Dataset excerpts
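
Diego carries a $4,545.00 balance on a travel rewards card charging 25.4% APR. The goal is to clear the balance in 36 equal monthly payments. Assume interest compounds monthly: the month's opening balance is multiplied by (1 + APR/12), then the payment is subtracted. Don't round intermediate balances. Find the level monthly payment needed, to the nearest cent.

Monthly rate r = 25.4%/12 = 2.11667% = 0.0211667.
Level-payment amortization: P = B₀·r / (1 − (1+r)^(−n)) = 4545.00·0.0211667 / (1 − 1.02117^(−36)).
Denominator 1 − (1+r)^(−36) = 0.529541497.
P = 96.2025 / 0.529541497 ≈ 181.67.

$181.67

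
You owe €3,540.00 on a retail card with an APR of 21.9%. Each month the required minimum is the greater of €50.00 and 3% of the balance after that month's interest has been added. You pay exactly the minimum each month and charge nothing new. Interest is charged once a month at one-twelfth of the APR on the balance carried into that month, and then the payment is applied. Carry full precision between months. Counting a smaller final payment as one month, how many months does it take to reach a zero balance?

Monthly rate r = 21.9%/12 = 1.825% = 0.01825.
While 3% of the post-interest balance exceeds €50.00, each month B ← (B·(1+r))·(1 − 0.03), i.e. B shrinks by the factor (1+r)·0.97 = 0.9877.
This holds for months 1–63. Entering month 64 the balance is €1,623.49; 3% of the post-interest balance is now below €50.00, so the flat €50.00 minimum applies from here.
From month 64 a fixed €50.00 at rate r clears €1,623.49 in 50 more payments. Total: 63 + 50 = 113 months.

113 months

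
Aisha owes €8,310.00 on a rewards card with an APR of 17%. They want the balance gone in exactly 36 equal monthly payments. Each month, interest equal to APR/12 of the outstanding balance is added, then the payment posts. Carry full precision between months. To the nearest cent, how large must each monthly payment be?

€296.27

Monthly rate r = 17%/12 = 1.41667% = 0.0141667.
Level-payment amortization: P = B₀·r / (1 − (1+r)^(−n)) = 8310.00·0.0141667 / (1 − 1.01417^(−36)).
Denominator 1 − (1+r)^(−36) = 0.397351553.
P = 117.725 / 0.397351553 ≈ 296.27.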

**Work order**
The line with "Aisha owes €8,310.00" and every line after it up to the end of the entries: output those exactly, and only those.

**Output for this task**
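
Aisha owes €8,310.00 on a rewards card with an APR of 17%. They want the balance gone in exactly 36 equal monthly payments. Each month, interest equal to APR/12 of the outstanding balance is added, then the payment posts. Carry full precision between months. To the nearest cent, how large must each monthly payment be?

€296.27

Monthly rate r = 17%/12 = 1.41667% = 0.0141667.
Level-payment amortization: P = B₀·r / (1 − (1+r)^(−n)) = 8310.00·0.0141667 / (1 − 1.01417^(−36)).
Denominator 1 − (1+r)^(−36) = 0.397351553.
P = 117.725 / 0.397351553 ≈ 296.27.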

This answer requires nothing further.